Work required :: Find the word "section" below. Copy each line that has it.

Items from a data source
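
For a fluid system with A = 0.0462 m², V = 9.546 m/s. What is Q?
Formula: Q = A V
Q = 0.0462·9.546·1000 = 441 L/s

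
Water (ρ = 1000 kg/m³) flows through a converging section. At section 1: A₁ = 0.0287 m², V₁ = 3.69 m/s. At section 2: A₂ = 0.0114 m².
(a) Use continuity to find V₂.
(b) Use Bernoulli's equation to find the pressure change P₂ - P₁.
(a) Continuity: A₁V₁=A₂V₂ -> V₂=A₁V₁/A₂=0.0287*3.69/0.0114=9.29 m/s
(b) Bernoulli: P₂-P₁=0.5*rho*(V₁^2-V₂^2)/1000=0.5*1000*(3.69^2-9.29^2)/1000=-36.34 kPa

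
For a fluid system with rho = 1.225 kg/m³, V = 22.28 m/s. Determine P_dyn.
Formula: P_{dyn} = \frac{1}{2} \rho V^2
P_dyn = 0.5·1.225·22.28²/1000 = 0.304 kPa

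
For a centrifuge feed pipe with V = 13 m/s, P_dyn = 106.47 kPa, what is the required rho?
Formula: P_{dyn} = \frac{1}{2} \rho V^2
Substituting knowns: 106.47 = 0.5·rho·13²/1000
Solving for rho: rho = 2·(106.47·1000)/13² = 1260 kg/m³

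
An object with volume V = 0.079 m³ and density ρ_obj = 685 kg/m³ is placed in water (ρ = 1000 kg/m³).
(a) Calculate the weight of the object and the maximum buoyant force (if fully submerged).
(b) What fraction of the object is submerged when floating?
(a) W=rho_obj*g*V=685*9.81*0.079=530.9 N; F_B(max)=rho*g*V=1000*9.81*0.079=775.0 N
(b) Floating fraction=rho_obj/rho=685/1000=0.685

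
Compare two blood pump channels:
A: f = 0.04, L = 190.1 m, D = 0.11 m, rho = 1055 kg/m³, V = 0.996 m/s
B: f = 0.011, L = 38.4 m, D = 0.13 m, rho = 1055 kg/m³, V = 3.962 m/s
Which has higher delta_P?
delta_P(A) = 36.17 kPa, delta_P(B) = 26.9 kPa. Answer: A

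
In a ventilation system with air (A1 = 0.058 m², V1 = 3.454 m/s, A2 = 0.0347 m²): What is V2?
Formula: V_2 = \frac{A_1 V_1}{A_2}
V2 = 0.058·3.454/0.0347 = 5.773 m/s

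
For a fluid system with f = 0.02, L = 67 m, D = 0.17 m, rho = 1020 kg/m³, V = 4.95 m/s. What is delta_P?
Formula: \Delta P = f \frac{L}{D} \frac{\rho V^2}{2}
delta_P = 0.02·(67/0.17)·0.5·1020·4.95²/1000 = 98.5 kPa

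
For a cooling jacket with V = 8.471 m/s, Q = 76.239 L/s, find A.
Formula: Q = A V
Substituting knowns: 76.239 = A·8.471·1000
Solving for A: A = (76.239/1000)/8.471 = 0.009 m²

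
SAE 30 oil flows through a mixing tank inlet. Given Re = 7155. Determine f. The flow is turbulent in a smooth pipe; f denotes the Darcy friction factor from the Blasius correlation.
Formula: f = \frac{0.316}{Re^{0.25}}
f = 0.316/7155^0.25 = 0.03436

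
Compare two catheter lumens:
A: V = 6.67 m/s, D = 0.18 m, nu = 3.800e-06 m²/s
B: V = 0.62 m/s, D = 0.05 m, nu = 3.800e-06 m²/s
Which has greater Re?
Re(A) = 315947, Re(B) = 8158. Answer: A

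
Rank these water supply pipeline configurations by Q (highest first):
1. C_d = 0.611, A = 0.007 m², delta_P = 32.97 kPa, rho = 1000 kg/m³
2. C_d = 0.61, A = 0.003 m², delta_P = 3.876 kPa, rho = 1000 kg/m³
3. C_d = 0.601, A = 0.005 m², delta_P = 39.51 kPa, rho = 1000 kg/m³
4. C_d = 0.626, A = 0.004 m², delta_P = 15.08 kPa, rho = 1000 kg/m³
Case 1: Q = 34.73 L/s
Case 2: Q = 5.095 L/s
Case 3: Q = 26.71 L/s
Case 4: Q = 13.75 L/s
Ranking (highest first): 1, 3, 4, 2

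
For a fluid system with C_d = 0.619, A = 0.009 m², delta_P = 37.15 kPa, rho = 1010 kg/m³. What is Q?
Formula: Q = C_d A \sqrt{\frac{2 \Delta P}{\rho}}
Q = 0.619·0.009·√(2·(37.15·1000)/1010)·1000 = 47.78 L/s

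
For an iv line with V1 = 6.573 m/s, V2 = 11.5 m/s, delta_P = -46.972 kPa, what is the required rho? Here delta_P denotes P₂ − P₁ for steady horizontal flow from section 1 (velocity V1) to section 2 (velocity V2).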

Result ::
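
Water (ρ = 1000 kg/m³) flows through a converging section. At section 1: A₁ = 0.0287 m², V₁ = 3.69 m/s. At section 2: A₂ = 0.0114 m².
For an iv line with V1 = 6.573 m/s, V2 = 11.5 m/s, delta_P = -46.972 kPa, what is the required rho? Here delta_P denotes P₂ − P₁ for steady horizontal flow from section 1 (velocity V1) to section 2 (velocity V2).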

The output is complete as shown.